(Dataset entries)

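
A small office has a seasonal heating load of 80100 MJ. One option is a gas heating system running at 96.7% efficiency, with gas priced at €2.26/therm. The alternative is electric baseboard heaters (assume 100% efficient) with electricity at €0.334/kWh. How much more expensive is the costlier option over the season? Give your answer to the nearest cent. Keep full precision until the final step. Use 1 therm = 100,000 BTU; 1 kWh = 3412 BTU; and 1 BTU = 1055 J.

€5657.76

Heat load = 80100 MJ = 80,100,000,000 J / 1055 = 75,924,171 BTU
Gas: input = 75,924,171 / 0.967 = 78,515,171 BTU = 785.2 therm → 785.2 × €2.26 = €1,774.44
Electric: 75,924,171 BTU / 3412 = 22,250 kWh → × €0.334 = €7,432.20
Difference = |€1,774.44 − €7,432.20| = €5,657.76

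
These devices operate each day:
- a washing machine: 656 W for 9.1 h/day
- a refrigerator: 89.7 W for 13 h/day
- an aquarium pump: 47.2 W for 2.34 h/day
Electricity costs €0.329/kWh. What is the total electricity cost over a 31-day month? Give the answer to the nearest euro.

€74

washing machine: 656 W × 9.1 h × 31 d = 185,058 Wh = 185.1 kWh
refrigerator: 89.7 W × 13 h × 31 d = 36,149 Wh = 36.15 kWh
aquarium pump: 47.2 W × 2.34 h × 31 d = 3,424 Wh = 3.424 kWh
Total energy = 185.1 + 36.15 + 3.424 = 224.6 kWh
Cost = 224.6 kWh × €0.329 = €73.90 ≈ €74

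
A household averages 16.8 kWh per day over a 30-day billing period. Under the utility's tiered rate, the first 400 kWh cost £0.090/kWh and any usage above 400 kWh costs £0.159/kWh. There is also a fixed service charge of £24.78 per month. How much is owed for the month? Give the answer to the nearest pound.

£77

Usage = 16.8 kWh/day × 30 days = 504 kWh
First 400 kWh × £0.090 = £36.00
Remaining 104 kWh × £0.159 = £16.54
Energy charge = £52.54; + service £24.78 = £77.32 ≈ £77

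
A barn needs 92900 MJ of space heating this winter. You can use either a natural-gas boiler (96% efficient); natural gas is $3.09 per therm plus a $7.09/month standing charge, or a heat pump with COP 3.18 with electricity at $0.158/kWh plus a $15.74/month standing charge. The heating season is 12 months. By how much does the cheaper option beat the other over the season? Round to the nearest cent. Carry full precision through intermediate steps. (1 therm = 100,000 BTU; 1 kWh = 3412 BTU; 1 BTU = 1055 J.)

$1448.25

Heat load = 92900 MJ = 92,900,000,000 J / 1055 = 88,056,872 BTU
Gas: input = 88,056,872 / 0.96 = 91,725,908 BTU = 917.3 therm → 917.3 × $3.09 = $2,834.33; + 12 × $7.09 standing = $2,919.41
Heat pump: 88,056,872 BTU / 3412 = 25,810 kWh heat; / 3.18 = 8,116 kWh in → × $0.158 = $1,282.28; + 12 × $15.74 standing = $1,471.16
Difference = |$2,919.41 − $1,471.16| = $1,448.25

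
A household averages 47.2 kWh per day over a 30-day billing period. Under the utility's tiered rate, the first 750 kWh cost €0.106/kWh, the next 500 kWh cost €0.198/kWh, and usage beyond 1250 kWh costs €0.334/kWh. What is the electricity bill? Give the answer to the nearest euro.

€234

Usage = 47.2 kWh/day × 30 days = 1416 kWh
First 750 kWh × €0.106 = €79.50
Next 500 kWh × €0.198 = €99.00
Remaining 166 kWh × €0.334 = €55.44
Total = €233.94 ≈ €234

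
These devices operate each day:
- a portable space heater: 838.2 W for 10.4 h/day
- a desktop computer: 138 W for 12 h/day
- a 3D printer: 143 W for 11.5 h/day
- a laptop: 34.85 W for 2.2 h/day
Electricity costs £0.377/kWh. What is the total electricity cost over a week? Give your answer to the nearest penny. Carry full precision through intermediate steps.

portable space heater: 838.2 W × 10.4 h × 7 d = 61,021 Wh = 61.02 kWh
desktop computer: 138 W × 12 h × 7 d = 11,592 Wh = 11.59 kWh
3D printer: 143 W × 11.5 h × 7 d = 11,512 Wh = 11.51 kWh
laptop: 34.85 W × 2.2 h × 7 d = 537 Wh = 0.5367 kWh
Total energy = 61.02 + 11.59 + 11.51 + 0.5367 = 84.66 kWh
Cost = 84.66 kWh × £0.377 = £31.92

£31.92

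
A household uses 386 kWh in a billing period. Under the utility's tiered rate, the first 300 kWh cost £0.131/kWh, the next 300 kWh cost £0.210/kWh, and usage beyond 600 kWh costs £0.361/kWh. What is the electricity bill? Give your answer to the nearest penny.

First 300 kWh × £0.131 = £39.30
Next 86 kWh × £0.210 = £18.06
Remaining tier: 0 kWh (not reached)
Total = £57.36

£57.36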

DIRECTIONS FOR THIS TASK: Please output every line shown above exactly.

RESULT OF THE EXERCISE:
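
A small office has a seasonal heating load of 80100 MJ. One option is a gas heating system running at 96.7% efficiency, with gas priced at €2.26/therm. The alternative is electric baseboard heaters (assume 100% efficient) with electricity at €0.334/kWh. How much more expensive is the costlier option over the season? Give your answer to the nearest cent. Keep full precision until the final step. Use 1 therm = 100,000 BTU; 1 kWh = 3412 BTU; and 1 BTU = 1055 J.

€5657.76

Heat load = 80100 MJ = 80,100,000,000 J / 1055 = 75,924,171 BTU
Gas: input = 75,924,171 / 0.967 = 78,515,171 BTU = 785.2 therm → 785.2 × €2.26 = €1,774.44
Electric: 75,924,171 BTU / 3412 = 22,250 kWh → × €0.334 = €7,432.20
Difference = |€1,774.44 − €7,432.20| = €5,657.76

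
These devices operate each day:
- a washing machine: 656 W for 9.1 h/day
- a refrigerator: 89.7 W for 13 h/day
- an aquarium pump: 47.2 W for 2.34 h/day
Electricity costs €0.329/kWh. What is the total electricity cost over a 31-day month? Give the answer to the nearest euro.

€74

washing machine: 656 W × 9.1 h × 31 d = 185,058 Wh = 185.1 kWh
refrigerator: 89.7 W × 13 h × 31 d = 36,149 Wh = 36.15 kWh
aquarium pump: 47.2 W × 2.34 h × 31 d = 3,424 Wh = 3.424 kWh
Total energy = 185.1 + 36.15 + 3.424 = 224.6 kWh
Cost = 224.6 kWh × €0.329 = €73.90 ≈ €74

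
A household averages 16.8 kWh per day over a 30-day billing period. Under the utility's tiered rate, the first 400 kWh cost £0.090/kWh and any usage above 400 kWh costs £0.159/kWh. There is also a fixed service charge of £24.78 per month. How much is owed for the month? Give the answer to the nearest pound.

£77

Usage = 16.8 kWh/day × 30 days = 504 kWh
First 400 kWh × £0.090 = £36.00
Remaining 104 kWh × £0.159 = £16.54
Energy charge = £52.54; + service £24.78 = £77.32 ≈ £77

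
A barn needs 92900 MJ of space heating this winter. You can use either a natural-gas boiler (96% efficient); natural gas is $3.09 per therm plus a $7.09/month standing charge, or a heat pump with COP 3.18 with electricity at $0.158/kWh plus a $15.74/month standing charge. The heating season is 12 months. By how much does the cheaper option beat the other over the season? Round to the nearest cent. Carry full precision through intermediate steps. (1 therm = 100,000 BTU; 1 kWh = 3412 BTU; 1 BTU = 1055 J.)

$1448.25

Heat load = 92900 MJ = 92,900,000,000 J / 1055 = 88,056,872 BTU
Gas: input = 88,056,872 / 0.96 = 91,725,908 BTU = 917.3 therm → 917.3 × $3.09 = $2,834.33; + 12 × $7.09 standing = $2,919.41
Heat pump: 88,056,872 BTU / 3412 = 25,810 kWh heat; / 3.18 = 8,116 kWh in → × $0.158 = $1,282.28; + 12 × $15.74 standing = $1,471.16
Difference = |$2,919.41 − $1,471.16| = $1,448.25

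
A household averages 47.2 kWh per day over a 30-day billing period. Under the utility's tiered rate, the first 750 kWh cost €0.106/kWh, the next 500 kWh cost €0.198/kWh, and usage beyond 1250 kWh costs €0.334/kWh. What is the electricity bill? Give the answer to the nearest euro.

€234

Usage = 47.2 kWh/day × 30 days = 1416 kWh
First 750 kWh × €0.106 = €79.50
Next 500 kWh × €0.198 = €99.00
Remaining 166 kWh × €0.334 = €55.44
Total = €233.94 ≈ €234

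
These devices operate each day:
- a portable space heater: 838.2 W for 10.4 h/day
- a desktop computer: 138 W for 12 h/day
- a 3D printer: 143 W for 11.5 h/day
- a laptop: 34.85 W for 2.2 h/day
Electricity costs £0.377/kWh. What is the total electricity cost over a week? Give your answer to the nearest penny. Carry full precision through intermediate steps.

portable space heater: 838.2 W × 10.4 h × 7 d = 61,021 Wh = 61.02 kWh
desktop computer: 138 W × 12 h × 7 d = 11,592 Wh = 11.59 kWh
3D printer: 143 W × 11.5 h × 7 d = 11,512 Wh = 11.51 kWh
laptop: 34.85 W × 2.2 h × 7 d = 537 Wh = 0.5367 kWh
Total energy = 61.02 + 11.59 + 11.51 + 0.5367 = 84.66 kWh
Cost = 84.66 kWh × £0.377 = £31.92

£31.92

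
A household uses 386 kWh in a billing period. Under the utility's tiered rate, the first 300 kWh cost £0.131/kWh, the next 300 kWh cost £0.210/kWh, and usage beyond 600 kWh costs £0.361/kWh. What is the electricity bill? Give your answer to the nearest penny.

First 300 kWh × £0.131 = £39.30
Next 86 kWh × £0.210 = £18.06
Remaining tier: 0 kWh (not reached)
Total = £57.36

£57.36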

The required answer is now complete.